**Provided records:**
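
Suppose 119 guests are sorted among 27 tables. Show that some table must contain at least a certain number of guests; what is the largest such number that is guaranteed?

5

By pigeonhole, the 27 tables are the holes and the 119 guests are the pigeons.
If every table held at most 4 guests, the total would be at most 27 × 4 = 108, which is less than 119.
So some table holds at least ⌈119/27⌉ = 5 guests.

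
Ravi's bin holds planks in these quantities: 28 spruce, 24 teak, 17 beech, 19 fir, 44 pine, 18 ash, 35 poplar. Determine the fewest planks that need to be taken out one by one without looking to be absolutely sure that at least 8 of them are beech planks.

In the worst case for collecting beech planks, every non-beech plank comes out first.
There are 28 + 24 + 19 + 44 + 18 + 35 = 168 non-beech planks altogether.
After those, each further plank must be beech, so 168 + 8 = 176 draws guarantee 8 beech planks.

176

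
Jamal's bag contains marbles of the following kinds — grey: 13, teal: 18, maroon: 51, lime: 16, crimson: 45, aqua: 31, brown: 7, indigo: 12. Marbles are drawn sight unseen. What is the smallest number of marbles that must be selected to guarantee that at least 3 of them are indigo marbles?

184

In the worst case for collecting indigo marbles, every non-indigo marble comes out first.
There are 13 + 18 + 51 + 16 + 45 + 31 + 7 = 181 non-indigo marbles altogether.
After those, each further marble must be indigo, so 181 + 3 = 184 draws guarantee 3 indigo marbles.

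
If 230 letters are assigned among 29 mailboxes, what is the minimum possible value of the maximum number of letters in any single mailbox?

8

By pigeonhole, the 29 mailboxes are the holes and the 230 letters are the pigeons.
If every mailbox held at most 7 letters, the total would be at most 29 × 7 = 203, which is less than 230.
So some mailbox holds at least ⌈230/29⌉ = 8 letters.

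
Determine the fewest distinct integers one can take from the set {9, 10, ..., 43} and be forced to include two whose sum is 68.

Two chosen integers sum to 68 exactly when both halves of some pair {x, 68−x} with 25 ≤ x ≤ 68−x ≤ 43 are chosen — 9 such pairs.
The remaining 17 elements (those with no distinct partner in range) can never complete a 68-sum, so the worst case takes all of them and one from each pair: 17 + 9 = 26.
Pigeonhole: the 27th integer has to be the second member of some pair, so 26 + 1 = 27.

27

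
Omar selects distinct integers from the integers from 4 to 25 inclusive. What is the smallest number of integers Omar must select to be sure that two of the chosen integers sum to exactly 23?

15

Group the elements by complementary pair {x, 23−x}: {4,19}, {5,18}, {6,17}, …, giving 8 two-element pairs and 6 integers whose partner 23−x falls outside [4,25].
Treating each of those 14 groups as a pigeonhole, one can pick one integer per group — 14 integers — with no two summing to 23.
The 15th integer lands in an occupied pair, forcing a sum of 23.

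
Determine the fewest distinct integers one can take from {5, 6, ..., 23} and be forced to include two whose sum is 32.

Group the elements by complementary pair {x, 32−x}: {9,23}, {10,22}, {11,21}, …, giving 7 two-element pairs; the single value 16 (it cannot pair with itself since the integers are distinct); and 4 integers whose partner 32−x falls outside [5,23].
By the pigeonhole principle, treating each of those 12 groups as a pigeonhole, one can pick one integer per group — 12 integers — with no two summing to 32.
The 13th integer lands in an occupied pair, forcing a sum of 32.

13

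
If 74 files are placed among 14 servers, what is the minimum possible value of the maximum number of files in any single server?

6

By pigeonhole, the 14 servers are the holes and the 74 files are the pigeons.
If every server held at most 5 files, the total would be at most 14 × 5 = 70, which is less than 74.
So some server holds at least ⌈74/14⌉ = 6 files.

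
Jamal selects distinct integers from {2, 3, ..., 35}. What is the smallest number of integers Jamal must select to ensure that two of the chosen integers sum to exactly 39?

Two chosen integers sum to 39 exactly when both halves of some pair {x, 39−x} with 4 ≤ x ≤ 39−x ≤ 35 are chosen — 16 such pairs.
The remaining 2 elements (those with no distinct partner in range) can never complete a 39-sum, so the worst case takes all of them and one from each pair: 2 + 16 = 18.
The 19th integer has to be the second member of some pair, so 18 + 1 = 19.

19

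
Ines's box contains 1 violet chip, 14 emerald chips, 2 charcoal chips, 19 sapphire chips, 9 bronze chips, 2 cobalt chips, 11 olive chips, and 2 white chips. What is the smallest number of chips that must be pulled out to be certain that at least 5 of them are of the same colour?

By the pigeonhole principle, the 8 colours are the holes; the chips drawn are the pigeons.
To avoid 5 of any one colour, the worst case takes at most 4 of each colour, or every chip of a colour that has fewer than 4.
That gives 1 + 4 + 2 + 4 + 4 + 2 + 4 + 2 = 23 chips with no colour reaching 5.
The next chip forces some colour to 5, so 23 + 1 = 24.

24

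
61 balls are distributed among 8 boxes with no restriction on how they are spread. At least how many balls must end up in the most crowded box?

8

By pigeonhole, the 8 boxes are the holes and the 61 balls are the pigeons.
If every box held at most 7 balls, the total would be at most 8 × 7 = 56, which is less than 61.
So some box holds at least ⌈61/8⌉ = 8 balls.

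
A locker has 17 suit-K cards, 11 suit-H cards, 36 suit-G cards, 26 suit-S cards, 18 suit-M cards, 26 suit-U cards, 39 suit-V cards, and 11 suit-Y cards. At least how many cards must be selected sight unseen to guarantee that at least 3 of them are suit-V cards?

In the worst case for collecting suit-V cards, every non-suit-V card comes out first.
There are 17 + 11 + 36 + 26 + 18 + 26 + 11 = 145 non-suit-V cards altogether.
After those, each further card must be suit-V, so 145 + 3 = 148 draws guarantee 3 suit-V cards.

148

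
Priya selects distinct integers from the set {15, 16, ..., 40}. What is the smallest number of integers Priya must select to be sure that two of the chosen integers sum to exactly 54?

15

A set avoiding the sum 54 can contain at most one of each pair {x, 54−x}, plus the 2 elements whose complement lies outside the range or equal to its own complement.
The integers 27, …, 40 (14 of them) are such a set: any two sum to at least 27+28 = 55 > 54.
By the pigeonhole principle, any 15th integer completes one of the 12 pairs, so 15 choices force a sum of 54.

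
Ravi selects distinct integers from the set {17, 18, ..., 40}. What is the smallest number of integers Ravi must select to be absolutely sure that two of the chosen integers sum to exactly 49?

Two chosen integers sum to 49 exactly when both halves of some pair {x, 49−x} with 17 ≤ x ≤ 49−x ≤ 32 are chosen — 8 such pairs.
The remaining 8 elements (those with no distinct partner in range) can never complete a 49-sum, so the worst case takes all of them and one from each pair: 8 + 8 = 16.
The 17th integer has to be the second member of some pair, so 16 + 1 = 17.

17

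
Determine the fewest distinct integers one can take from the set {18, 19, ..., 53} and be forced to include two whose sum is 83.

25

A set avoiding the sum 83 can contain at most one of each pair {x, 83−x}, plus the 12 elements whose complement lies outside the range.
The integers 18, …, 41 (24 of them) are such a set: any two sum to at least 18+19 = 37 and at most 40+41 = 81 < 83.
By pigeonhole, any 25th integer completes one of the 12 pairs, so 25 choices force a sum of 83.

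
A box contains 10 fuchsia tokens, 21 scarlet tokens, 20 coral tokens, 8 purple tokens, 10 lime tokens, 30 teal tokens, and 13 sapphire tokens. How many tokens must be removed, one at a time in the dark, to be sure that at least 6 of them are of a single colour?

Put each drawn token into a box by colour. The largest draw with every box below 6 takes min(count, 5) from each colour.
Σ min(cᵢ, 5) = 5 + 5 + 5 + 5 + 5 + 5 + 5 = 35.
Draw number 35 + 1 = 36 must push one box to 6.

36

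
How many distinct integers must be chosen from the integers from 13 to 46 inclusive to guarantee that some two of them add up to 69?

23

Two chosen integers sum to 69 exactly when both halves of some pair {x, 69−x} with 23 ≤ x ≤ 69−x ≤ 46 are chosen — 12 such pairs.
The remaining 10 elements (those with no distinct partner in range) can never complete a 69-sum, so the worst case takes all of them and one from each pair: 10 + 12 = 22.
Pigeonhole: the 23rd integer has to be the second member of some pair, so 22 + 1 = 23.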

**What to do:** Please print exactly the lines from the one containing "A box contains" through the last line of the records, both included, and nothing else.

**Answer section:**
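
A box contains 10 fuchsia tokens, 21 scarlet tokens, 20 coral tokens, 8 purple tokens, 10 lime tokens, 30 teal tokens, and 13 sapphire tokens. How many tokens must be removed, one at a time in the dark, to be sure that at least 6 of them are of a single colour?

Put each drawn token into a box by colour. The largest draw with every box below 6 takes min(count, 5) from each colour.
Σ min(cᵢ, 5) = 5 + 5 + 5 + 5 + 5 + 5 + 5 = 35.
Draw number 35 + 1 = 36 must push one box to 6.

36

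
How many distinct integers must be chosen from the integers from 13 to 46 inclusive to guarantee that some two of them add up to 69?

23

Two chosen integers sum to 69 exactly when both halves of some pair {x, 69−x} with 23 ≤ x ≤ 69−x ≤ 46 are chosen — 12 such pairs.
The remaining 10 elements (those with no distinct partner in range) can never complete a 69-sum, so the worst case takes all of them and one from each pair: 10 + 12 = 22.
Pigeonhole: the 23rd integer has to be the second member of some pair, so 22 + 1 = 23.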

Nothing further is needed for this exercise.